Task to carry out: Quote every line of the material beneath this one.

Records for processing:
=== Begin Enclosure ===

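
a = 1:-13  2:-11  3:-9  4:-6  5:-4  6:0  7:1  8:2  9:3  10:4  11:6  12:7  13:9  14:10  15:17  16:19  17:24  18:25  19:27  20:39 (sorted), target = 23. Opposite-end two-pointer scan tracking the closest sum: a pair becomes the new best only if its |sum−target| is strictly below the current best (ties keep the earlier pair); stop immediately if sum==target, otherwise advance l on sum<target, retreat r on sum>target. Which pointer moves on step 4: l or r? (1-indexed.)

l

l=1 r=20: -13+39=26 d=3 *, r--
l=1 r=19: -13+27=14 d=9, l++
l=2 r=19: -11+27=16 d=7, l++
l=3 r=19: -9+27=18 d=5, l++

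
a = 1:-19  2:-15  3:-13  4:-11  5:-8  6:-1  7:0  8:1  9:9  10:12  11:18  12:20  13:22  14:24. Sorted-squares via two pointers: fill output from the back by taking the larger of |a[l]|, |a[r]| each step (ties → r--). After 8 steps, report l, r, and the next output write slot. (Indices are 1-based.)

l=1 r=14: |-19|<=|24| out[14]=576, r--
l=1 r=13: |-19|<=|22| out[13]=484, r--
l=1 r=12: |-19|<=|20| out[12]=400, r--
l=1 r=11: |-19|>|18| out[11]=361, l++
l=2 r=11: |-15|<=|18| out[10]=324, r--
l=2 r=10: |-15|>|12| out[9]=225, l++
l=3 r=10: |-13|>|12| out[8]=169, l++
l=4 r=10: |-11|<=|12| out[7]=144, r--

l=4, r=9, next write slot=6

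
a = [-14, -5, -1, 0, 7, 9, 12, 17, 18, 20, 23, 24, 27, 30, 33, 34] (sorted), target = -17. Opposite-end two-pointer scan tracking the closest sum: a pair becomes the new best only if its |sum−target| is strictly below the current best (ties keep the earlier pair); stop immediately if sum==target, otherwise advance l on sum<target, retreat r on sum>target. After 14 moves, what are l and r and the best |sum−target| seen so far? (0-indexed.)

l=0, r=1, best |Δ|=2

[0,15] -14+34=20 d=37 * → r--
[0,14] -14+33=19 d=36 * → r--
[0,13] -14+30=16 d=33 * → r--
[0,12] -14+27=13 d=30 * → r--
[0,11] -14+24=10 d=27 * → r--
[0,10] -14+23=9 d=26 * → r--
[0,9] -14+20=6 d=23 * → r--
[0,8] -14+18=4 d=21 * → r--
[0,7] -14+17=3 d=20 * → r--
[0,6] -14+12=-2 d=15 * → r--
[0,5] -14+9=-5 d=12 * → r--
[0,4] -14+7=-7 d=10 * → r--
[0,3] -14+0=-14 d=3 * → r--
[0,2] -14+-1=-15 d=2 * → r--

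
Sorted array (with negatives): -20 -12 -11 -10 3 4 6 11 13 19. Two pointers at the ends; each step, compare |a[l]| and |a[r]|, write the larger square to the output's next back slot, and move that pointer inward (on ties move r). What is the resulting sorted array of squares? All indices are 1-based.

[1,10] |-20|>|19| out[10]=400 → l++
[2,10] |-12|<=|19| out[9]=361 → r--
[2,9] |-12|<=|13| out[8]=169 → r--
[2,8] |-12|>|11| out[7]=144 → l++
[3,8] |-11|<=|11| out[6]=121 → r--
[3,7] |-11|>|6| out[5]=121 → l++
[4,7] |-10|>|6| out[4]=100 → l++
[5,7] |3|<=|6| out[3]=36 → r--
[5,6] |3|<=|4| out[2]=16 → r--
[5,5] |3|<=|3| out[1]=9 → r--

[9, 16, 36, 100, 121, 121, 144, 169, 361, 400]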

=== End Enclosure ===

Written answer:
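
a = 1:-13  2:-11  3:-9  4:-6  5:-4  6:0  7:1  8:2  9:3  10:4  11:6  12:7  13:9  14:10  15:17  16:19  17:24  18:25  19:27  20:39 (sorted), target = 23. Opposite-end two-pointer scan tracking the closest sum: a pair becomes the new best only if its |sum−target| is strictly below the current best (ties keep the earlier pair); stop immediately if sum==target, otherwise advance l on sum<target, retreat r on sum>target. Which pointer moves on step 4: l or r? (1-indexed.)

l

l=1 r=20: -13+39=26 d=3 *, r--
l=1 r=19: -13+27=14 d=9, l++
l=2 r=19: -11+27=16 d=7, l++
l=3 r=19: -9+27=18 d=5, l++

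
a = 1:-19  2:-15  3:-13  4:-11  5:-8  6:-1  7:0  8:1  9:9  10:12  11:18  12:20  13:22  14:24. Sorted-squares via two pointers: fill output from the back by taking the larger of |a[l]|, |a[r]| each step (ties → r--). After 8 steps, report l, r, and the next output write slot. (Indices are 1-based.)

l=1 r=14: |-19|<=|24| out[14]=576, r--
l=1 r=13: |-19|<=|22| out[13]=484, r--
l=1 r=12: |-19|<=|20| out[12]=400, r--
l=1 r=11: |-19|>|18| out[11]=361, l++
l=2 r=11: |-15|<=|18| out[10]=324, r--
l=2 r=10: |-15|>|12| out[9]=225, l++
l=3 r=10: |-13|>|12| out[8]=169, l++
l=4 r=10: |-11|<=|12| out[7]=144, r--

l=4, r=9, next write slot=6

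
a = [-14, -5, -1, 0, 7, 9, 12, 17, 18, 20, 23, 24, 27, 30, 33, 34] (sorted), target = -17. Opposite-end two-pointer scan tracking the closest sum: a pair becomes the new best only if its |sum−target| is strictly below the current best (ties keep the earlier pair); stop immediately if sum==target, otherwise advance l on sum<target, retreat r on sum>target. After 14 moves, what are l and r and the best |sum−target| seen so far? (0-indexed.)

l=0, r=1, best |Δ|=2

[0,15] -14+34=20 d=37 * → r--
[0,14] -14+33=19 d=36 * → r--
[0,13] -14+30=16 d=33 * → r--
[0,12] -14+27=13 d=30 * → r--
[0,11] -14+24=10 d=27 * → r--
[0,10] -14+23=9 d=26 * → r--
[0,9] -14+20=6 d=23 * → r--
[0,8] -14+18=4 d=21 * → r--
[0,7] -14+17=3 d=20 * → r--
[0,6] -14+12=-2 d=15 * → r--
[0,5] -14+9=-5 d=12 * → r--
[0,4] -14+7=-7 d=10 * → r--
[0,3] -14+0=-14 d=3 * → r--
[0,2] -14+-1=-15 d=2 * → r--

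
Sorted array (with negatives): -20 -12 -11 -10 3 4 6 11 13 19. Two pointers at the ends; each step, compare |a[l]| and |a[r]|, write the larger square to the output's next back slot, and move that pointer inward (on ties move r). What is the resulting sorted array of squares? All indices are 1-based.

[1,10] |-20|>|19| out[10]=400 → l++
[2,10] |-12|<=|19| out[9]=361 → r--
[2,9] |-12|<=|13| out[8]=169 → r--
[2,8] |-12|>|11| out[7]=144 → l++
[3,8] |-11|<=|11| out[6]=121 → r--
[3,7] |-11|>|6| out[5]=121 → l++
[4,7] |-10|>|6| out[4]=100 → l++
[5,7] |3|<=|6| out[3]=36 → r--
[5,6] |3|<=|4| out[2]=16 → r--
[5,5] |3|<=|3| out[1]=9 → r--

[9, 16, 36, 100, 121, 121, 144, 169, 361, 400]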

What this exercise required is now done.